= Work task =
Your response should be the complete set of records, reproduced exactly.

======== Record extracts ========

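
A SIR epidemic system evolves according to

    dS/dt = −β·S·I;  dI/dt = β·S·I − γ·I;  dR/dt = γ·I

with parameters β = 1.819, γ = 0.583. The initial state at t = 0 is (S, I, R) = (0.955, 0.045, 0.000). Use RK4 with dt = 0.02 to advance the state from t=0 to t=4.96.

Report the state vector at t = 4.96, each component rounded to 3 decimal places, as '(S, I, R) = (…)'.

(S, I, R) = (0.120, 0.215, 0.665)

t=0.000: state=(0.955, 0.045, 0.000)
step 1 (dt=0.02): k1=(-0.078, 0.052, 0.026), k2=(-0.079, 0.052, 0.027), k3=(-0.079, 0.052, 0.027), k4=(-0.080, 0.053, 0.027); state += dt/6·(k1+2k2+2k3+k4)
t=0.020: state=(0.953, 0.046, 0.001)
t=0.040: state=(0.952, 0.047, 0.001)
t=0.060: state=(0.950, 0.048, 0.002)
continuing one RK4 step at a time; state shown every 10 steps (Δt=0.2):
t=0.200: state=(0.938, 0.057, 0.006)
t=0.400: state=(0.916, 0.070, 0.013)
t=0.600: state=(0.890, 0.087, 0.022)
t=0.800: state=(0.860, 0.107, 0.034)
t=1.000: state=(0.824, 0.129, 0.047)
t=1.200: state=(0.782, 0.154, 0.064)
t=1.400: state=(0.736, 0.180, 0.083)
t=1.600: state=(0.686, 0.208, 0.106)
t=1.800: state=(0.633, 0.235, 0.132)
t=2.000: state=(0.578, 0.261, 0.161)
t=2.200: state=(0.524, 0.284, 0.193)
t=2.400: state=(0.471, 0.303, 0.227)
t=2.600: state=(0.421, 0.317, 0.263)
t=2.800: state=(0.374, 0.326, 0.300)
t=3.000: state=(0.332, 0.329, 0.339)
t=3.200: state=(0.295, 0.328, 0.377)
t=3.400: state=(0.262, 0.323, 0.415)
t=3.600: state=(0.233, 0.315, 0.452)
t=3.800: state=(0.208, 0.304, 0.488)
t=4.000: state=(0.187, 0.290, 0.523)
t=4.200: state=(0.169, 0.276, 0.556)
t=4.400: state=(0.153, 0.260, 0.587)
t=4.600: state=(0.139, 0.244, 0.617)
t=4.800: state=(0.128, 0.228, 0.644)
t=4.960: state=(0.120, 0.215, 0.665)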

========

= Answer space =
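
A SIR epidemic system evolves according to

    dS/dt = −β·S·I;  dI/dt = β·S·I − γ·I;  dR/dt = γ·I

with parameters β = 1.819, γ = 0.583. The initial state at t = 0 is (S, I, R) = (0.955, 0.045, 0.000). Use RK4 with dt = 0.02 to advance the state from t=0 to t=4.96.

Report the state vector at t = 4.96, each component rounded to 3 decimal places, as '(S, I, R) = (…)'.

(S, I, R) = (0.120, 0.215, 0.665)

t=0.000: state=(0.955, 0.045, 0.000)
step 1 (dt=0.02): k1=(-0.078, 0.052, 0.026), k2=(-0.079, 0.052, 0.027), k3=(-0.079, 0.052, 0.027), k4=(-0.080, 0.053, 0.027); state += dt/6·(k1+2k2+2k3+k4)
t=0.020: state=(0.953, 0.046, 0.001)
t=0.040: state=(0.952, 0.047, 0.001)
t=0.060: state=(0.950, 0.048, 0.002)
continuing one RK4 step at a time; state shown every 10 steps (Δt=0.2):
t=0.200: state=(0.938, 0.057, 0.006)
t=0.400: state=(0.916, 0.070, 0.013)
t=0.600: state=(0.890, 0.087, 0.022)
t=0.800: state=(0.860, 0.107, 0.034)
t=1.000: state=(0.824, 0.129, 0.047)
t=1.200: state=(0.782, 0.154, 0.064)
t=1.400: state=(0.736, 0.180, 0.083)
t=1.600: state=(0.686, 0.208, 0.106)
t=1.800: state=(0.633, 0.235, 0.132)
t=2.000: state=(0.578, 0.261, 0.161)
t=2.200: state=(0.524, 0.284, 0.193)
t=2.400: state=(0.471, 0.303, 0.227)
t=2.600: state=(0.421, 0.317, 0.263)
t=2.800: state=(0.374, 0.326, 0.300)
t=3.000: state=(0.332, 0.329, 0.339)
t=3.200: state=(0.295, 0.328, 0.377)
t=3.400: state=(0.262, 0.323, 0.415)
t=3.600: state=(0.233, 0.315, 0.452)
t=3.800: state=(0.208, 0.304, 0.488)
t=4.000: state=(0.187, 0.290, 0.523)
t=4.200: state=(0.169, 0.276, 0.556)
t=4.400: state=(0.153, 0.260, 0.587)
t=4.600: state=(0.139, 0.244, 0.617)
t=4.800: state=(0.128, 0.228, 0.644)
t=4.960: state=(0.120, 0.215, 0.665)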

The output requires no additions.